### EXERCISE INPUT
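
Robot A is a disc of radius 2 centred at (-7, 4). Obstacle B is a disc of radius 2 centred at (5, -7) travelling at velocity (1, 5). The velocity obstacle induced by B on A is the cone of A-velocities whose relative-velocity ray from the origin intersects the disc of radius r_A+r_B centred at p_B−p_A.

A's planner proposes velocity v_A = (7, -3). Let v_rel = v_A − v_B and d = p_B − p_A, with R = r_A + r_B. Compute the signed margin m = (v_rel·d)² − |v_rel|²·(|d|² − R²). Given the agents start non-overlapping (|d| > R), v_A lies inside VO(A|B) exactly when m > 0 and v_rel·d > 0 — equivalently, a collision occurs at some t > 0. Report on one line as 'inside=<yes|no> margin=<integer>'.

d = (12, -11),  |d|² = 265;  R = 2+2 = 4,  c = 265−4² = 249
v_rel = (6, -8),  |v_rel|² = 100;  v_rel·d = (6)·(12) + (-8)·(-11) = 160
100·t² − 320·t + 249 = 0  ⇒  m = 160² − 100·249 = 700
m = 700 > 0,  v_rel·d = 160 > 0  ⇒  inside

inside=yes margin=700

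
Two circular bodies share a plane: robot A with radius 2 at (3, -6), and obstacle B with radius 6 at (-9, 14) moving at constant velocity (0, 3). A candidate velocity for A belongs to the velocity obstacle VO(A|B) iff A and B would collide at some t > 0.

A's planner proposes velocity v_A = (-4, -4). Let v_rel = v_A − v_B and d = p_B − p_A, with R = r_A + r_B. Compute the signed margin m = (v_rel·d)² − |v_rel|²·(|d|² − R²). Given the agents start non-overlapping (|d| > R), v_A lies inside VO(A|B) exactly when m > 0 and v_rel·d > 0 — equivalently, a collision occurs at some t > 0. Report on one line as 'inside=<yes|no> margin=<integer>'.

d = (-12, 20),  |d|² = 544;  R = 2+6 = 8,  c = 544−8² = 480
v_rel = (-4, -7),  |v_rel|² = 65;  v_rel·d = (-4)·(-12) + (-7)·(20) = -92
65·t² + 184·t + 480 = 0  ⇒  m = (-92)² − 65·480 = -22736
m = -22736 < 0,  v_rel·d = -92 < 0  ⇒  outside

inside=no margin=-22736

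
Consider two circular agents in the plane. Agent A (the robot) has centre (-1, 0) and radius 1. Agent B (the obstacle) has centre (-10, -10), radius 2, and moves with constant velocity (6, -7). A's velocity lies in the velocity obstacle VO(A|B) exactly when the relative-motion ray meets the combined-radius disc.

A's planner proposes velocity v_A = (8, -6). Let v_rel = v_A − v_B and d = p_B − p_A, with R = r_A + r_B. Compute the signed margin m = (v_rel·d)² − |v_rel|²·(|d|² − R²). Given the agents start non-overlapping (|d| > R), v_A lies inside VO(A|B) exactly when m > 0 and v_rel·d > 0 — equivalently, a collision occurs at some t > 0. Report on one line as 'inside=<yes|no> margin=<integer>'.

d = (-9, -10),  |d|² = 181;  R = 1+2 = 3,  c = 181−3² = 172
v_rel = (2, 1),  |v_rel|² = 5;  v_rel·d = (2)·(-9) + (1)·(-10) = -28
5·t² + 56·t + 172 = 0  ⇒  m = (-28)² − 5·172 = -76
m = -76 < 0,  v_rel·d = -28 < 0  ⇒  outside

inside=no margin=-76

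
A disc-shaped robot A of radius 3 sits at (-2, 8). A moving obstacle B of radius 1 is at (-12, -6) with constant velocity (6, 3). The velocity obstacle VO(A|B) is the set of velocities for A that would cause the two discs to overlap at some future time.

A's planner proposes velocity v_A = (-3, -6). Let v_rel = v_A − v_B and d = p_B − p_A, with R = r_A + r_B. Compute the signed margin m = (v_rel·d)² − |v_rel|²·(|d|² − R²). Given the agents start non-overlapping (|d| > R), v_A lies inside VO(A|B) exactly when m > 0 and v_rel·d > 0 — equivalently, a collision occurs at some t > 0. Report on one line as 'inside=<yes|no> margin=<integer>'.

d = (-10, -14),  |d|² = 296;  R = 3+1 = 4,  c = 296−4² = 280
v_rel = (-9, -9),  |v_rel|² = 162;  v_rel·d = (-9)·(-10) + (-9)·(-14) = 216
162·t² − 432·t + 280 = 0  ⇒  m = 216² − 162·280 = 1296
m = 1296 > 0,  v_rel·d = 216 > 0  ⇒  inside

inside=yes margin=1296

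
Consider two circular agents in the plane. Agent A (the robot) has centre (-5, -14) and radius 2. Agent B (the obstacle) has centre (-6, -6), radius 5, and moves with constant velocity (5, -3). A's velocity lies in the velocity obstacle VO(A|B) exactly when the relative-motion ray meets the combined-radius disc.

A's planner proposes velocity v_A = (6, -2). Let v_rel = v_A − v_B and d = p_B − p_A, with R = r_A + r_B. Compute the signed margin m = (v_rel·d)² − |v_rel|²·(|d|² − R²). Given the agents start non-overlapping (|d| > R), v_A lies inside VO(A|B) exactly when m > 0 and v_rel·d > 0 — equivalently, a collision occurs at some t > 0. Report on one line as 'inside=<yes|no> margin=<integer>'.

d = (-1, 8),  |d|² = 65;  R = 2+5 = 7,  c = 65−7² = 16
v_rel = (1, 1),  |v_rel|² = 2;  v_rel·d = (1)·(-1) + (1)·(8) = 7
2·t² − 14·t + 16 = 0  ⇒  m = 7² − 2·16 = 17
m = 17 > 0,  v_rel·d = 7 > 0  ⇒  inside

inside=yes margin=17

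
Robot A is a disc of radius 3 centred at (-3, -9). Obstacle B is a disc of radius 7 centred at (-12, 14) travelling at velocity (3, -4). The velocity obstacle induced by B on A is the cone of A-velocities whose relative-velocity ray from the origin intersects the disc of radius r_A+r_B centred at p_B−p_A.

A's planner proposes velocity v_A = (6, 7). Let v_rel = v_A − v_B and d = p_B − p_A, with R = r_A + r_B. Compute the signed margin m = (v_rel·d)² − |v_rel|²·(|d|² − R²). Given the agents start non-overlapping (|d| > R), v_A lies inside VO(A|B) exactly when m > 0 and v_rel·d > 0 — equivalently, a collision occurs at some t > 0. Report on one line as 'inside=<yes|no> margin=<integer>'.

d = (-9, 23),  |d|² = 610;  R = 3+7 = 10,  c = 610−10² = 510
v_rel = (3, 11),  |v_rel|² = 130;  v_rel·d = (3)·(-9) + (11)·(23) = 226
130·t² − 452·t + 510 = 0  ⇒  m = 226² − 130·510 = -15224
m = -15224 < 0,  v_rel·d = 226 > 0  ⇒  outside

inside=no margin=-15224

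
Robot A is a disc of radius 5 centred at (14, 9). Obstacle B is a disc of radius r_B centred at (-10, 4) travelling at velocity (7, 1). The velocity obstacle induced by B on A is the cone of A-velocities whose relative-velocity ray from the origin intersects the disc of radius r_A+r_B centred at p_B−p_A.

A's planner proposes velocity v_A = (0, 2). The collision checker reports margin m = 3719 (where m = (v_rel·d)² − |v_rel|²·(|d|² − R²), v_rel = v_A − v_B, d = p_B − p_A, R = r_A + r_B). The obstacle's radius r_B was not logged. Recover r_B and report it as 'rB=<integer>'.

m = 3719
d = (-24, -5);  v_rel = (-7, 1),  |v_rel|² = 50
v_rel×d = (-7)·(-5) − (1)·(-24) = 59
since m = R²·50 − 59²:  R² = (3481 + 3719) / 50 = 144
R = √144 = 12  ⇒  r_B = 12 − 5 = 7

rB=7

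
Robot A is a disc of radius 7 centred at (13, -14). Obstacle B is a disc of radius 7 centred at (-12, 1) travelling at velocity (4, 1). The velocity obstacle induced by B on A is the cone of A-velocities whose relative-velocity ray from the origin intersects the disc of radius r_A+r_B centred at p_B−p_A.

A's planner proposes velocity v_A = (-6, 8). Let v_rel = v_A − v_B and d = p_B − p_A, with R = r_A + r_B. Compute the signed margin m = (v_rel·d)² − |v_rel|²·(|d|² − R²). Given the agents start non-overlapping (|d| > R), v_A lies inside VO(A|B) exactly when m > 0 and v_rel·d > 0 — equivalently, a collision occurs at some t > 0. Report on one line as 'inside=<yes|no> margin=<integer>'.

d = (-25, 15),  |d|² = 850;  R = 7+7 = 14,  c = 850−14² = 654
v_rel = (-10, 7),  |v_rel|² = 149;  v_rel·d = (-10)·(-25) + (7)·(15) = 355
149·t² − 710·t + 654 = 0  ⇒  m = 355² − 149·654 = 28579
m = 28579 > 0,  v_rel·d = 355 > 0  ⇒  inside

inside=yes margin=28579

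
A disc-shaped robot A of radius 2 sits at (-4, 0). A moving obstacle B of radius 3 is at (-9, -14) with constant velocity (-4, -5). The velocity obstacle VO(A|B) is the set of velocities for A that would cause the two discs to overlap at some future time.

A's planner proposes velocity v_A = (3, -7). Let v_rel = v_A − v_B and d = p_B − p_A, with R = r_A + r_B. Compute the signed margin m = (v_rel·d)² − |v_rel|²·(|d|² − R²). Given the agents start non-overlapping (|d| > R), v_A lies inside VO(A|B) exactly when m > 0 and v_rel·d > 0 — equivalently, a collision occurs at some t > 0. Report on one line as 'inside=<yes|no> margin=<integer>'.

d = (-5, -14),  |d|² = 221;  R = 2+3 = 5,  c = 221−5² = 196
v_rel = (7, -2),  |v_rel|² = 53;  v_rel·d = (7)·(-5) + (-2)·(-14) = -7
53·t² + 14·t + 196 = 0  ⇒  m = (-7)² − 53·196 = -10339
m = -10339 < 0,  v_rel·d = -7 < 0  ⇒  outside

inside=no margin=-10339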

### ACTIVITY
Return nothing but the lines from the start of the listing above through the line containing "Two circular bodies", exactly as given.

### OUTPUT OF THE TASK
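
Robot A is a disc of radius 2 centred at (-7, 4). Obstacle B is a disc of radius 2 centred at (5, -7) travelling at velocity (1, 5). The velocity obstacle induced by B on A is the cone of A-velocities whose relative-velocity ray from the origin intersects the disc of radius r_A+r_B centred at p_B−p_A.

A's planner proposes velocity v_A = (7, -3). Let v_rel = v_A − v_B and d = p_B − p_A, with R = r_A + r_B. Compute the signed margin m = (v_rel·d)² − |v_rel|²·(|d|² − R²). Given the agents start non-overlapping (|d| > R), v_A lies inside VO(A|B) exactly when m > 0 and v_rel·d > 0 — equivalently, a collision occurs at some t > 0. Report on one line as 'inside=<yes|no> margin=<integer>'.

d = (12, -11),  |d|² = 265;  R = 2+2 = 4,  c = 265−4² = 249
v_rel = (6, -8),  |v_rel|² = 100;  v_rel·d = (6)·(12) + (-8)·(-11) = 160
100·t² − 320·t + 249 = 0  ⇒  m = 160² − 100·249 = 700
m = 700 > 0,  v_rel·d = 160 > 0  ⇒  inside

inside=yes margin=700

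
Two circular bodies share a plane: robot A with radius 2 at (3, -6), and obstacle B with radius 6 at (-9, 14) moving at constant velocity (0, 3). A candidate velocity for A belongs to the velocity obstacle VO(A|B) iff A and B would collide at some t > 0.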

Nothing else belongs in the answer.